Please write out exactly the lines that begin at the line containing "In the market for water-efficient" and run to the end of the records.

(Extracted entries)

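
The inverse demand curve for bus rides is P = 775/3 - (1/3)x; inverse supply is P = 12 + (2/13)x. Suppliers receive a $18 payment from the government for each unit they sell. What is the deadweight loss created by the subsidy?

Pre-subsidy: 775/3 - (1/3)x = 12 + (2/13)x gives x* = 9607/19 and P* = 1706/19.
With the subsidy, sellers receive Ps = Pb + 18 for each unit, where Pb is the price buyers pay.
On the curves, Pb = 775/3 - (1/3)x and Ps = 12 + (2/13)x; the wedge Ps − Pb = 18 gives 12 + (2/13)x − (775/3 - (1/3)x) = 18, so x' = 10309/19.
Then Pb = 775/3 − (1/3)·(10309/19) = 1472/19 and Ps = 12 + (2/13)·(10309/19) = 1814/19.
The subsidy expands output by 10309/19 − 9607/19 = 702/19 past the efficient level; on those units the gap between marginal cost and willingness to pay runs from 0 up to 18.
DWL = ½ × 18 × 702/19 = 6318/19.

Deadweight loss = 6318/19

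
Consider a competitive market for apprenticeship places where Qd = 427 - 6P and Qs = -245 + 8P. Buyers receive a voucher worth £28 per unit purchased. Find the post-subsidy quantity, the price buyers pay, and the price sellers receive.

Pre-subsidy: 427 - 6P = -245 + 8P gives P* = 48, Q* = 139.
With the rebate, buyers effectively pay Pb = Ps − 28, where Ps is the price sellers receive.
Demand in terms of Ps becomes Qd = 427 − 6(Ps − 28) = 595 - 6Ps. Setting this equal to supply: 595 - 6Ps = -245 + 8Ps, so Ps = 60.
Buyers pay Pb = 60 − 28 = 32; Q' = -245 + 8·60 = 235.

Q' = 235; buyers pay £32; sellers receive £60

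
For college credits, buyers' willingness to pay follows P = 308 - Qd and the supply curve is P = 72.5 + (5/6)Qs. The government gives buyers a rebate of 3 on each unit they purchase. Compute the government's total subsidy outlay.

Government cost = 4293/11

Pre-subsidy: 308 - Q = 72.5 + (5/6)Q gives Q* = 1413/11 and P* = 1975/11.
With the rebate, buyers effectively pay Pb = Ps − 3, where Ps is the price sellers receive.
On the curves, Pb = 308 - Q and Ps = 72.5 + (5/6)Q; the wedge Ps − Pb = 3 gives 72.5 + (5/6)Q − (308 - Q) = 3, so Q' = 1431/11.
Then Pb = 308 − 1·(1431/11) = 1957/11 and Ps = 72.5 + (5/6)·(1431/11) = 1990/11.
Government outlay = subsidy × quantity = 3 × 1431/11 = 4293/11.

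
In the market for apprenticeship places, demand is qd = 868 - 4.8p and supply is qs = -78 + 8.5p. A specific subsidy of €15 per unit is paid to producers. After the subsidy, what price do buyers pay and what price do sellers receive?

Pre-subsidy: 868 - 4.8p = -78 + 8.5p gives p* = 9460/133, q* = 70036/133.
With the subsidy, sellers receive ps = pb + 15 for each unit, where pb is the price buyers pay.
Supply in terms of pb becomes qs = -78 + 8.5(pb + 15) = 49.5 + 8.5pb. Setting this equal to demand: 868 - 4.8pb = 49.5 + 8.5pb, so pb = 8185/133.
Sellers receive ps = 8185/133 + 15 = 10180/133; q' = 868 − 4.8·(8185/133) = 76156/133.

Buyers pay 8185/133; sellers receive 10180/133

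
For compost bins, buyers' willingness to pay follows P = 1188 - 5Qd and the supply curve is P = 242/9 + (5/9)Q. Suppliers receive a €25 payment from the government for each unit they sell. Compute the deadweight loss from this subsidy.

Deadweight loss = €56.25

Pre-subsidy: 1188 - 5Q = 242/9 + (5/9)Q gives Q* = 209 and P* = 143.
With the subsidy, sellers receive Ps = Pb + 25 for each unit, where Pb is the price buyers pay.
On the curves, Pb = 1188 - 5Q and Ps = 242/9 + (5/9)Q; the wedge Ps − Pb = 25 gives 242/9 + (5/9)Q − (1188 - 5Q) = 25, so Q' = 213.5.
Then Pb = 1188 − 5·213.5 = 120.5 and Ps = 242/9 + (5/9)·213.5 = 145.5.
The subsidy expands output by 213.5 − 209 = 4.5 past the efficient level; on those units the gap between marginal cost and willingness to pay runs from 0 up to 25.
DWL = ½ × 25 × 4.5 = 56.25.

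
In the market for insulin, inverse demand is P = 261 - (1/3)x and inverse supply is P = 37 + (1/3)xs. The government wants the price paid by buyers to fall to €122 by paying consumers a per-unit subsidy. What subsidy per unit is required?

At a buyer price of 122, quantity demanded is 783 − 3·122 = 417.
Sellers supply 417 only when they receive Ps = 37 + (1/3)·417 = 176.
s = Ps − Pb = 176 − 122 = 54.

Required subsidy s = €54 per unit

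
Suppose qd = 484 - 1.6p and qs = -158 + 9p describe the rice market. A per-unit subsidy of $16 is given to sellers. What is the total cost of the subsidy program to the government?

Government cost = 346688/53

Pre-subsidy: 484 - 1.6p = -158 + 9p gives p* = 3210/53, q* = 20516/53.
With the subsidy, sellers receive ps = pb + 16 for each unit, where pb is the price buyers pay.
Supply in terms of pb becomes qs = -158 + 9(pb + 16) = -14 + 9pb. Setting this equal to demand: 484 - 1.6pb = -14 + 9pb, so pb = 2490/53.
Sellers receive ps = 2490/53 + 16 = 3338/53; q' = 484 − 1.6·(2490/53) = 21668/53.
Government outlay = subsidy × quantity = 16 × 21668/53 = 346688/53.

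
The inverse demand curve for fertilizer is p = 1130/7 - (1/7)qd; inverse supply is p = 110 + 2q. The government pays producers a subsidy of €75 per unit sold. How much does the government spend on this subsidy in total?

Government cost = €4425

Pre-subsidy: 1130/7 - (1/7)q = 110 + 2q gives q* = 24 and p* = 158.
With the subsidy, sellers receive ps = pb + 75 for each unit, where pb is the price buyers pay.
On the curves, pb = 1130/7 - (1/7)q and ps = 110 + 2q; the wedge ps − pb = 75 gives 110 + 2q − (1130/7 - (1/7)q) = 75, so q' = 59.
Then pb = 1130/7 − (1/7)·59 = 153 and ps = 110 + 2·59 = 228.
Government outlay = subsidy × quantity = 75 × 59 = 4425.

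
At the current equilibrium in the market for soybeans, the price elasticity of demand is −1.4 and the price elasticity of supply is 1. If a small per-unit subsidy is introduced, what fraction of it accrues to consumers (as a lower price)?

For a small subsidy around the equilibrium, the benefit split depends on the relative slopes, which at a point are proportional to the elasticities.
Buyer share = εs/(εs + |εd|) = 1/(1 + 1.4) = 5/12; seller share = |εd|/(εs + |εd|) = 7/12.

Consumer share = 5/12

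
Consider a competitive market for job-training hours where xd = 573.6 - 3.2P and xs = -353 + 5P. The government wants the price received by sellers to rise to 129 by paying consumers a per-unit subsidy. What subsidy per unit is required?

At a seller price of 129, quantity supplied is -353 + 5·129 = 292.
Buyers absorb 292 only when they pay Pb with 573.6 − 3.2·Pb = 292, i.e. Pb = 88.
s = Ps − Pb = 129 − 88 = 41.

Required subsidy s = 41 per unit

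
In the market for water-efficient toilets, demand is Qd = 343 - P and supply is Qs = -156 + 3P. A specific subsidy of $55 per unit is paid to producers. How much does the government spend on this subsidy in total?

Government cost = $14272.5

Pre-subsidy: 343 - P = -156 + 3P gives P* = 124.75, Q* = 218.25.
With the subsidy, sellers receive Ps = Pb + 55 for each unit, where Pb is the price buyers pay.
Supply in terms of Pb becomes Qs = -156 + 3(Pb + 55) = 9 + 3Pb. Setting this equal to demand: 343 - Pb = 9 + 3Pb, so Pb = 83.5.
Sellers receive Ps = 83.5 + 55 = 138.5; Q' = 343 − 1·83.5 = 259.5.
Government outlay = subsidy × quantity = 55 × 259.5 = 14272.5.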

(End Extracted entries)

Output
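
In the market for water-efficient toilets, demand is Qd = 343 - P and supply is Qs = -156 + 3P. A specific subsidy of $55 per unit is paid to producers. How much does the government spend on this subsidy in total?

Government cost = $14272.5

Pre-subsidy: 343 - P = -156 + 3P gives P* = 124.75, Q* = 218.25.
With the subsidy, sellers receive Ps = Pb + 55 for each unit, where Pb is the price buyers pay.
Supply in terms of Pb becomes Qs = -156 + 3(Pb + 55) = 9 + 3Pb. Setting this equal to demand: 343 - Pb = 9 + 3Pb, so Pb = 83.5.
Sellers receive Ps = 83.5 + 55 = 138.5; Q' = 343 − 1·83.5 = 259.5.
Government outlay = subsidy × quantity = 55 × 259.5 = 14272.5.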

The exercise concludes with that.